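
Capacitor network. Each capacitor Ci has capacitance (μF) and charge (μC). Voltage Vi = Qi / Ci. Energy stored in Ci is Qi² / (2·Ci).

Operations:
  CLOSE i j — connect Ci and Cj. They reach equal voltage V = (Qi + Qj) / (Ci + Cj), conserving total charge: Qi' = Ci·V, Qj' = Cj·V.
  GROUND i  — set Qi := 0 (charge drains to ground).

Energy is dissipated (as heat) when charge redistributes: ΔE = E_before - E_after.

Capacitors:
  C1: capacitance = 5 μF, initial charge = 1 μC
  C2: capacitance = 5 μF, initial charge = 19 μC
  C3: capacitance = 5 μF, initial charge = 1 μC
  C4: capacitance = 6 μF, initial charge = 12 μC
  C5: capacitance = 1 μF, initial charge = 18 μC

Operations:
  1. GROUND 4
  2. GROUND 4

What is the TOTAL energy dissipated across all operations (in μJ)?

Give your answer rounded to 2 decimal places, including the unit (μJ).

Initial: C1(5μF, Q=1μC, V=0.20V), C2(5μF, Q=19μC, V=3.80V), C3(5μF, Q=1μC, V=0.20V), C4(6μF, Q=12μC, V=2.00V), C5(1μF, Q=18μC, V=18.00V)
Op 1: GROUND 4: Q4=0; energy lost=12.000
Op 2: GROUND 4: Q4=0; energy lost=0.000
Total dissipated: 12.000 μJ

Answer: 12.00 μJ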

# # # # #

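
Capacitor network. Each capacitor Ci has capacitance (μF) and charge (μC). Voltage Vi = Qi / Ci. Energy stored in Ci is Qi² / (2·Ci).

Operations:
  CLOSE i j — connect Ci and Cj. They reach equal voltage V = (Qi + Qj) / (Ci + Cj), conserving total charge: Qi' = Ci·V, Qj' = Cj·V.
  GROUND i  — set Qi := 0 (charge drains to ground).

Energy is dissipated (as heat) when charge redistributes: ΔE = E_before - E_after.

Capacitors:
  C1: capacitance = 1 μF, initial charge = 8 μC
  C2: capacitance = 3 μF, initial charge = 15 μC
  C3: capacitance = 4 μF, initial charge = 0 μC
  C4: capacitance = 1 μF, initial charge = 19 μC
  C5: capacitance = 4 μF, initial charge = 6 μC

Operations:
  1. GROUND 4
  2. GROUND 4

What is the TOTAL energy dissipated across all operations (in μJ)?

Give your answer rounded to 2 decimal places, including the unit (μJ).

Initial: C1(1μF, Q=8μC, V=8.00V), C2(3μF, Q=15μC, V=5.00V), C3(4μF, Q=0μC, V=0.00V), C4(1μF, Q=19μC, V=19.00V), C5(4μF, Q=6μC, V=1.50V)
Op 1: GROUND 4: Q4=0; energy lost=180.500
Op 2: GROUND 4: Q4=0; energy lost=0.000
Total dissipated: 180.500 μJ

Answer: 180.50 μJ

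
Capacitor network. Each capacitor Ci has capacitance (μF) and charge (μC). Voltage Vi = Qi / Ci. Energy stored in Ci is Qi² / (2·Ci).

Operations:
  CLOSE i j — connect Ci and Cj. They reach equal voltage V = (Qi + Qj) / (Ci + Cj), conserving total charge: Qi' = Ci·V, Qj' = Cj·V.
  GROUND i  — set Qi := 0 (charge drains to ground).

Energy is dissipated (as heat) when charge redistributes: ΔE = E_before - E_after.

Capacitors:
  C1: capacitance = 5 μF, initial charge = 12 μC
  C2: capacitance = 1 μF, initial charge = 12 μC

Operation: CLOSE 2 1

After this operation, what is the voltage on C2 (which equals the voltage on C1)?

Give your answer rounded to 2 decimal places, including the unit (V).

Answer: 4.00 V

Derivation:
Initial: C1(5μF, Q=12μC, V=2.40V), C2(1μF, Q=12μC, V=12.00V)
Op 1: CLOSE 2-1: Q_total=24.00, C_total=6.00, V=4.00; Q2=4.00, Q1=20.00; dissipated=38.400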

# # # # #

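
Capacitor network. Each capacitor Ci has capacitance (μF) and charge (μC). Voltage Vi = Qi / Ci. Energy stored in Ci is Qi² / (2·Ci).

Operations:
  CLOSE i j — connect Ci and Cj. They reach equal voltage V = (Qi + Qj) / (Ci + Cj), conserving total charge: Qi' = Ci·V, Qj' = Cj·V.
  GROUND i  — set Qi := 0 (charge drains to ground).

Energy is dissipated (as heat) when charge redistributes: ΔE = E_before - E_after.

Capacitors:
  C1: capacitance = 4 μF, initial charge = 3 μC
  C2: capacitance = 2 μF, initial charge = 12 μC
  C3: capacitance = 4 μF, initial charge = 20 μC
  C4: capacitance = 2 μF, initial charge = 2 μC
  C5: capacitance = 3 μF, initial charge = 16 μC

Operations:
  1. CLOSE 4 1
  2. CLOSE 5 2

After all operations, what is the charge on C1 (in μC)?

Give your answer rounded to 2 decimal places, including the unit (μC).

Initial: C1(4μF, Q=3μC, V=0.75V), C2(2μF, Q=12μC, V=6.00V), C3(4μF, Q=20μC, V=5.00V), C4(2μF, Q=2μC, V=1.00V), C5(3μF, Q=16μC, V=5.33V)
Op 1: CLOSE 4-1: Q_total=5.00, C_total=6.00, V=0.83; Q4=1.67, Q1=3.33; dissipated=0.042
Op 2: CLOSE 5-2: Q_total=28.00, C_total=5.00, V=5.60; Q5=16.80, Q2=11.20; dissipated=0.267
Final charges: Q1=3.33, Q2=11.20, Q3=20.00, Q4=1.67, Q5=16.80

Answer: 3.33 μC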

# # # # #

§ **What the task asks**: Restate word for word only the lines above from the line containing "C1: capacitance = 1" to the line containing "C1: capacitance = 5 μF, initial charge = 12", both of them included.

§ **Reply**:
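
  C1: capacitance = 1 μF, initial charge = 8 μC
  C2: capacitance = 3 μF, initial charge = 15 μC
  C3: capacitance = 4 μF, initial charge = 0 μC
  C4: capacitance = 1 μF, initial charge = 19 μC
  C5: capacitance = 4 μF, initial charge = 6 μC

Operations:
  1. GROUND 4
  2. GROUND 4

What is the TOTAL energy dissipated across all operations (in μJ)?

Give your answer rounded to 2 decimal places, including the unit (μJ).

Initial: C1(1μF, Q=8μC, V=8.00V), C2(3μF, Q=15μC, V=5.00V), C3(4μF, Q=0μC, V=0.00V), C4(1μF, Q=19μC, V=19.00V), C5(4μF, Q=6μC, V=1.50V)
Op 1: GROUND 4: Q4=0; energy lost=180.500
Op 2: GROUND 4: Q4=0; energy lost=0.000
Total dissipated: 180.500 μJ

Answer: 180.50 μJ

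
Capacitor network. Each capacitor Ci has capacitance (μF) and charge (μC). Voltage Vi = Qi / Ci. Energy stored in Ci is Qi² / (2·Ci).

Operations:
  CLOSE i j — connect Ci and Cj. They reach equal voltage V = (Qi + Qj) / (Ci + Cj), conserving total charge: Qi' = Ci·V, Qj' = Cj·V.
  GROUND i  — set Qi := 0 (charge drains to ground).

Energy is dissipated (as heat) when charge redistributes: ΔE = E_before - E_after.

Capacitors:
  C1: capacitance = 5 μF, initial charge = 12 μC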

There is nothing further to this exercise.